_Exercise data:_
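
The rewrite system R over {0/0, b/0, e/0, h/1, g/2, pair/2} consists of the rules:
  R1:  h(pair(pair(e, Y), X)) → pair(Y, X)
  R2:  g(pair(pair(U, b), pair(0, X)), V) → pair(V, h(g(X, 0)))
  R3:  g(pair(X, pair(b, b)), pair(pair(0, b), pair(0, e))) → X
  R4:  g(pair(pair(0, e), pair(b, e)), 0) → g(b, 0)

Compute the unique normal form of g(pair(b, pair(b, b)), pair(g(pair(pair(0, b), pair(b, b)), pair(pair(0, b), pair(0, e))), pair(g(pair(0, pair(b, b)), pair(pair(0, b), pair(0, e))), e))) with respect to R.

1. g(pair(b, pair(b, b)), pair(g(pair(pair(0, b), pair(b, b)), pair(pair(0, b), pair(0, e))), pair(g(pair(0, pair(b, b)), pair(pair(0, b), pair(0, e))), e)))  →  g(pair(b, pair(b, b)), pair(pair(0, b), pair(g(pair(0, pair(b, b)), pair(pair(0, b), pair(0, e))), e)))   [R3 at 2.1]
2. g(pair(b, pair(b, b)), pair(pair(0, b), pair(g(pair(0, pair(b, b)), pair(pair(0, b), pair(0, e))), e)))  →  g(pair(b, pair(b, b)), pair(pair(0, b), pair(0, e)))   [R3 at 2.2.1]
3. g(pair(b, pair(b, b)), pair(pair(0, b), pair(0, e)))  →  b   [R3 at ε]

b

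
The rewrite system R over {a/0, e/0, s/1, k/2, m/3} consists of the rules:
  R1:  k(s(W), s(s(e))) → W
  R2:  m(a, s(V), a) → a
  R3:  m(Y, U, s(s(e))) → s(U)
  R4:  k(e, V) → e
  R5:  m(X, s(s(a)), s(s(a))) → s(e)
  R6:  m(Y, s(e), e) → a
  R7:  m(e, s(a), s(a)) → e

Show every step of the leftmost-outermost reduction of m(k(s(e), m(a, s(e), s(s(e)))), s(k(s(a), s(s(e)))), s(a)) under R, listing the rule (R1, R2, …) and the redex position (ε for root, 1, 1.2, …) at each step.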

...

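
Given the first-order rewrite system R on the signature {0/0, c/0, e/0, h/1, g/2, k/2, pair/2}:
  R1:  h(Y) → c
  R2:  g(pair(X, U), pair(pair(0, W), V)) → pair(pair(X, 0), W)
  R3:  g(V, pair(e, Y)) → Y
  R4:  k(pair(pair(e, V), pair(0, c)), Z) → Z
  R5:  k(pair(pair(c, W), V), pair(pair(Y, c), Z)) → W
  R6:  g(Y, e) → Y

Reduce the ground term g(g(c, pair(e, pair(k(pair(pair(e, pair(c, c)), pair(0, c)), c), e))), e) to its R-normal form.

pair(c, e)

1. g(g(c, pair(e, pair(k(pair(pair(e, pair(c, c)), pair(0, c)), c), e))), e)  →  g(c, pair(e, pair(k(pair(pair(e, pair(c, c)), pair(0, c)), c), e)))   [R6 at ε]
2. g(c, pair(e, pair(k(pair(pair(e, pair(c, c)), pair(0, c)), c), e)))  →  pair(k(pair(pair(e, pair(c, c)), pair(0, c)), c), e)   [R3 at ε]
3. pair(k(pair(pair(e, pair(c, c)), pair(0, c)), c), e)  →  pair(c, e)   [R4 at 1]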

_Work request:_ Select, from the listing, all lines that include the word "rewrite".

_Written response:_
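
The rewrite system R over {0/0, b/0, e/0, h/1, g/2, pair/2} consists of the rules:
The rewrite system R over {a/0, e/0, s/1, k/2, m/3} consists of the rules:
Given the first-order rewrite system R on the signature {0/0, c/0, e/0, h/1, g/2, k/2, pair/2}: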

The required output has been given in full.